_EXERCISE REQUIREMENTS:_ Copy each line below in which the string "Torovia" occurs.

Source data
----------
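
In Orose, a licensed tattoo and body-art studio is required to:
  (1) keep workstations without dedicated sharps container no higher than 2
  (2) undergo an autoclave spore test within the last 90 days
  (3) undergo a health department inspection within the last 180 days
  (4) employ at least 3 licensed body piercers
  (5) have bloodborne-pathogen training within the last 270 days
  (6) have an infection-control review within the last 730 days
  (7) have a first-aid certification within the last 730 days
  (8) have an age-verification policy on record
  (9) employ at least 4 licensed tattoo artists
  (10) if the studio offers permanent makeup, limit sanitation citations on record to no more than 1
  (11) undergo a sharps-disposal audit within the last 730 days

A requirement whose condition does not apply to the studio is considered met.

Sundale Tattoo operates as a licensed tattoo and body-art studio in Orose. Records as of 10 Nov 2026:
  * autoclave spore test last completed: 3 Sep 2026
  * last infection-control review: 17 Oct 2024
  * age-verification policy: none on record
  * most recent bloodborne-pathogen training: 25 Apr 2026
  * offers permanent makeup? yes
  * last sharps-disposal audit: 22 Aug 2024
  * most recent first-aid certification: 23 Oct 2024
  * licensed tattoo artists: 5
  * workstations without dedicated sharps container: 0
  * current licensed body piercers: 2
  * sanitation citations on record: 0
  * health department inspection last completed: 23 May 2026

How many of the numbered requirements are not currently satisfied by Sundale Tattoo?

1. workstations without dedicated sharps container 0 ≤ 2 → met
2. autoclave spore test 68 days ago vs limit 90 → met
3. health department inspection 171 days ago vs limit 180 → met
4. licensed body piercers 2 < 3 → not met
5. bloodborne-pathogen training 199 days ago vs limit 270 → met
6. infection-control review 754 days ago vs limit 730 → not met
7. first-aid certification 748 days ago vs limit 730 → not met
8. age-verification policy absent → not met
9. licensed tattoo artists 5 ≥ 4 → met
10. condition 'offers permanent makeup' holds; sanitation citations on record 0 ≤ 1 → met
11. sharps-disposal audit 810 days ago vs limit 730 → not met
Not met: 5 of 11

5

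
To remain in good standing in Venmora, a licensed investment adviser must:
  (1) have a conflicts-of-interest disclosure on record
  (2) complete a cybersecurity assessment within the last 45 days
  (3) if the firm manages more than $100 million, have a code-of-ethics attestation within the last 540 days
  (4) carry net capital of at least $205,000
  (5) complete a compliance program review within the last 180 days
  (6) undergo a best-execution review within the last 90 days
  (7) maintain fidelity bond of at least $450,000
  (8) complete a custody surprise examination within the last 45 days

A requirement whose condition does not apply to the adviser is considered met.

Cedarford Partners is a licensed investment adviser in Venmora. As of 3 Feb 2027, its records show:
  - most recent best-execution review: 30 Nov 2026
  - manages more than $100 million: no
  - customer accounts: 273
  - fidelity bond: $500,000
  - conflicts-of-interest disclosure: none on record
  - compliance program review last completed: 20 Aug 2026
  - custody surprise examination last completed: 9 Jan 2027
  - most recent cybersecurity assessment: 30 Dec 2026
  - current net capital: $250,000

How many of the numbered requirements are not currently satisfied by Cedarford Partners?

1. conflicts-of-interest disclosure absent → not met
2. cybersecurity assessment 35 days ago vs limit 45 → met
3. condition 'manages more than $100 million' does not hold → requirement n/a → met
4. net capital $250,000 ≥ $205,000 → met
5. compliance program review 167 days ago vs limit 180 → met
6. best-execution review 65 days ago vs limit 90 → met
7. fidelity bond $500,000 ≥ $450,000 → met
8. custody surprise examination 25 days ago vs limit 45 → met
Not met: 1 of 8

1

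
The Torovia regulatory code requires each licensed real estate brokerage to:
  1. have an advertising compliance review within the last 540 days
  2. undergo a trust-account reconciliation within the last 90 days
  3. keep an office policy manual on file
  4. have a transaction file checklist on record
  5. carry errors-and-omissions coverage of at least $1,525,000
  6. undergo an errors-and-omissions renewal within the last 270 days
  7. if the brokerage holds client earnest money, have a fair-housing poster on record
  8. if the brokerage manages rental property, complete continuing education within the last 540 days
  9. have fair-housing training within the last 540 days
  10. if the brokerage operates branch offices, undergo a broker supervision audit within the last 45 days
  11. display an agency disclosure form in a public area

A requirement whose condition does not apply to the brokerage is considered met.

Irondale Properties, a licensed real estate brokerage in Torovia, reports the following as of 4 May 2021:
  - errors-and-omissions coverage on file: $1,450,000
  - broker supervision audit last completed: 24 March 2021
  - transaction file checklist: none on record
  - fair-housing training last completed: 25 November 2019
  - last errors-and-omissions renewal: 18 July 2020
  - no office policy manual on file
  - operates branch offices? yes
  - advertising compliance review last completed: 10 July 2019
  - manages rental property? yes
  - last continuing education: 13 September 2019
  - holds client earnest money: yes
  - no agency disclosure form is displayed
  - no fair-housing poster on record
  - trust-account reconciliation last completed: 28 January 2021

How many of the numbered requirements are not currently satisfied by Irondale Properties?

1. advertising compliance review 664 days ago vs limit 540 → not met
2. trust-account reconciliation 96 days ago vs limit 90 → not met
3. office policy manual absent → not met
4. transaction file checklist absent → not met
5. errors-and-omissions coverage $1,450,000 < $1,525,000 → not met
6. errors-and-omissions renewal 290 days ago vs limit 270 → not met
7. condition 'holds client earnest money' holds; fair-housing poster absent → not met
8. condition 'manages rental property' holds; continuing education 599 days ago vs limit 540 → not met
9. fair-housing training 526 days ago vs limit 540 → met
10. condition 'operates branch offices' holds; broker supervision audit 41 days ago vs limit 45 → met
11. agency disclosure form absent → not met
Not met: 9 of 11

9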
----------
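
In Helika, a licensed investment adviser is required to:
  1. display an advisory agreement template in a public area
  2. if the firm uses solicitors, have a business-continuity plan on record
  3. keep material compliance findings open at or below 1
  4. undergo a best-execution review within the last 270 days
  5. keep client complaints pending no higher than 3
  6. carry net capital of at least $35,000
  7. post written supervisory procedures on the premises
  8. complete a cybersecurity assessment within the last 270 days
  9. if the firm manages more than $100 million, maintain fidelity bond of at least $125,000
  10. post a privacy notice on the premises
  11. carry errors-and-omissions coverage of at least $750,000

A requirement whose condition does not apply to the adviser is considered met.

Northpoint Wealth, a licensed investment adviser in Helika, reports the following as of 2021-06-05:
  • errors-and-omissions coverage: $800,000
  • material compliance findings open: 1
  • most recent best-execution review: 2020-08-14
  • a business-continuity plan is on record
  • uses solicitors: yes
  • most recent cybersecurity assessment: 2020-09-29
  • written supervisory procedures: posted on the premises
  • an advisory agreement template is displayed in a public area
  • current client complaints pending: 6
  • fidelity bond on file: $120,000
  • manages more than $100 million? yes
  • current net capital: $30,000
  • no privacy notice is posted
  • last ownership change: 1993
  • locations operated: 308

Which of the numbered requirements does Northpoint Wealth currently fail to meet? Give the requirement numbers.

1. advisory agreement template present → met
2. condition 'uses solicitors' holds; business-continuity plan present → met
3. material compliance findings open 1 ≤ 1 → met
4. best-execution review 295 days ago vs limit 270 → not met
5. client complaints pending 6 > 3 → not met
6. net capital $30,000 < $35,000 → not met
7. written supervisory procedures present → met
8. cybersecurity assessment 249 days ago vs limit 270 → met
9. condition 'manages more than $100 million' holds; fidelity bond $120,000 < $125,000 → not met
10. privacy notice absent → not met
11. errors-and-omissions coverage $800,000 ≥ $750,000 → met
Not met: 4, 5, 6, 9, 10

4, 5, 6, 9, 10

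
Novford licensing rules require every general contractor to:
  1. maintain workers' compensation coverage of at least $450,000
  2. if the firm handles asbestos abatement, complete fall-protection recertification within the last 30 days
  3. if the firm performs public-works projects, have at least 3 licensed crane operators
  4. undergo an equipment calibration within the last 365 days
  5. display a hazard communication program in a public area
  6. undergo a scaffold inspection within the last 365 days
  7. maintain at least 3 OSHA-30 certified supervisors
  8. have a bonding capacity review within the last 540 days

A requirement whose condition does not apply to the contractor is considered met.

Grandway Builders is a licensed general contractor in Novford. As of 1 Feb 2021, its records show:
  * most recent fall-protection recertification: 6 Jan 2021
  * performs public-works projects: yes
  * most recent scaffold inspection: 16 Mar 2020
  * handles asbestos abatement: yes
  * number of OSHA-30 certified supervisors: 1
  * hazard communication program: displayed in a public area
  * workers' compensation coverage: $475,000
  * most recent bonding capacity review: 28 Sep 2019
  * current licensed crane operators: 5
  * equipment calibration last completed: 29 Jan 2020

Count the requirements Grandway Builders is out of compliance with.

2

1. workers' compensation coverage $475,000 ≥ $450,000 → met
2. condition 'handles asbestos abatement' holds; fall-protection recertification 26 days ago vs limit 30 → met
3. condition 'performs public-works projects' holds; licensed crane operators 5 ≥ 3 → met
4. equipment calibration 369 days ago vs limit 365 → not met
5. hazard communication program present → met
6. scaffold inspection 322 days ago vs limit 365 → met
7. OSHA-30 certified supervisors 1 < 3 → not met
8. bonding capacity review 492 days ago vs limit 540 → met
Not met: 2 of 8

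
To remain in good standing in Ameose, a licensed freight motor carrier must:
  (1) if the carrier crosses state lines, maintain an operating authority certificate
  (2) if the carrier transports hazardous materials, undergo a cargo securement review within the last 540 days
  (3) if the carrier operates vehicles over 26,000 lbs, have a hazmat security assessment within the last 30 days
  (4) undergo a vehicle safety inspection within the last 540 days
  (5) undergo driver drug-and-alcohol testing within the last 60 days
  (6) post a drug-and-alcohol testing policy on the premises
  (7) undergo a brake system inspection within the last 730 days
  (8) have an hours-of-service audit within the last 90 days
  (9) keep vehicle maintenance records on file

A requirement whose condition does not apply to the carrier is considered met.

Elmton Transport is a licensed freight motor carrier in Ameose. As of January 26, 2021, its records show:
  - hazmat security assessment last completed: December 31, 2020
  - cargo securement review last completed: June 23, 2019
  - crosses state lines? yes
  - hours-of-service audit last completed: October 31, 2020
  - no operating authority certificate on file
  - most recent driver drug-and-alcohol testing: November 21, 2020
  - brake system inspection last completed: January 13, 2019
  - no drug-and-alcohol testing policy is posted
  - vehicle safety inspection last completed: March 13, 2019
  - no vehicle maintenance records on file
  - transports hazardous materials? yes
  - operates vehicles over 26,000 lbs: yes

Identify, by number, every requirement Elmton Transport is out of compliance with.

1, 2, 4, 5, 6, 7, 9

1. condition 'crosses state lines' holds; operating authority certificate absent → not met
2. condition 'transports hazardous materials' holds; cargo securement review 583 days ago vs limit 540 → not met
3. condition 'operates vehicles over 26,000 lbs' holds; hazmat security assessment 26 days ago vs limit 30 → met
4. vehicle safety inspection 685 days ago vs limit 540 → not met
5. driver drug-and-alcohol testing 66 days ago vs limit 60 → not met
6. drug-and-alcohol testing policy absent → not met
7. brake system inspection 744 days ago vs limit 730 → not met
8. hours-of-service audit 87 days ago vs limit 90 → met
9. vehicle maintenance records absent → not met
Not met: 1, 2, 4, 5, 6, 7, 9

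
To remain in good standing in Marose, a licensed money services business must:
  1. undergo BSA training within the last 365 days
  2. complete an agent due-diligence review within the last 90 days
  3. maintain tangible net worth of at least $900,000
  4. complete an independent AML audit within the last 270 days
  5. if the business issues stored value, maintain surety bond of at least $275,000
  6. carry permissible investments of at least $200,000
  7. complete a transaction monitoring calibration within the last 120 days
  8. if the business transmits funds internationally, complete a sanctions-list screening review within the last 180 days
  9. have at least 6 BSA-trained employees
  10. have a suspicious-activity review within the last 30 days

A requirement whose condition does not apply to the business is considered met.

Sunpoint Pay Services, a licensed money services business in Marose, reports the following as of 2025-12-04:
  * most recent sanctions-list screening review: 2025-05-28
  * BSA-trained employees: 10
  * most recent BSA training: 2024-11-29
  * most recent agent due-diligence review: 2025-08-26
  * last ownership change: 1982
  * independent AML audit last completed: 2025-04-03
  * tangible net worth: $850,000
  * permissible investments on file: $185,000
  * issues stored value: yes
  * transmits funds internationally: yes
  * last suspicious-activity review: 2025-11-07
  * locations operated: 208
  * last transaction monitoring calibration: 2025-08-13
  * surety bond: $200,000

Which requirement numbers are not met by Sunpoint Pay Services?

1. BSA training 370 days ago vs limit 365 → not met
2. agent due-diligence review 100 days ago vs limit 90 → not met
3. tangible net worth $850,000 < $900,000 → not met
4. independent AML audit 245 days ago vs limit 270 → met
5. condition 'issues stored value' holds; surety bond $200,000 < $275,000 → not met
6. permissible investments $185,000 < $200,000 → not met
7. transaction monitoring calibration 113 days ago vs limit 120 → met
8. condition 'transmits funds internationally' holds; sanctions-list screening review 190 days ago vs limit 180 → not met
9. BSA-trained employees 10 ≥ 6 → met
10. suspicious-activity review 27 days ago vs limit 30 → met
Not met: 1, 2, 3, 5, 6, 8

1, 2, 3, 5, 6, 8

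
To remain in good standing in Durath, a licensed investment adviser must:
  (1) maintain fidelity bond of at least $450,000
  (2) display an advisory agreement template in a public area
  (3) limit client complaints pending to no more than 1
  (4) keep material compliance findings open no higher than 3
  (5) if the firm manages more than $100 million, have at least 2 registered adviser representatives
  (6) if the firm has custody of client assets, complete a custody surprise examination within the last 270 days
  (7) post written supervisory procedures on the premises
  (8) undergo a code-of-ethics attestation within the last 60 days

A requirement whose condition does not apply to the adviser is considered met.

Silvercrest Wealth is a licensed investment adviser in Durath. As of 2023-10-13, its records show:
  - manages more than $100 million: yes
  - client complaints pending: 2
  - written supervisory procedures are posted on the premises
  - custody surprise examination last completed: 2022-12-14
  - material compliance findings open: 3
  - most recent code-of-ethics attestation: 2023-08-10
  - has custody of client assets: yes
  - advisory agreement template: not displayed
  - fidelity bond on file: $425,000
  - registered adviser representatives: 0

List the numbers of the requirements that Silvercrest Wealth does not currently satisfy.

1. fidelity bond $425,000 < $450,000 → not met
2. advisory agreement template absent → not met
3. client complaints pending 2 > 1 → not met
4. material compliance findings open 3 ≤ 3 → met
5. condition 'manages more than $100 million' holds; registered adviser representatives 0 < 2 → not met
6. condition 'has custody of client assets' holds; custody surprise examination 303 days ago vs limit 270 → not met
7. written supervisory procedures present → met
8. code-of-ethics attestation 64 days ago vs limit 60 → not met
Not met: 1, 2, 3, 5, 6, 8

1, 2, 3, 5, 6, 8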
----------
_EXERCISE SOLUTION:_
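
The Torovia regulatory code requires each licensed real estate brokerage to:
Irondale Properties, a licensed real estate brokerage in Torovia, reports the following as of 4 May 2021: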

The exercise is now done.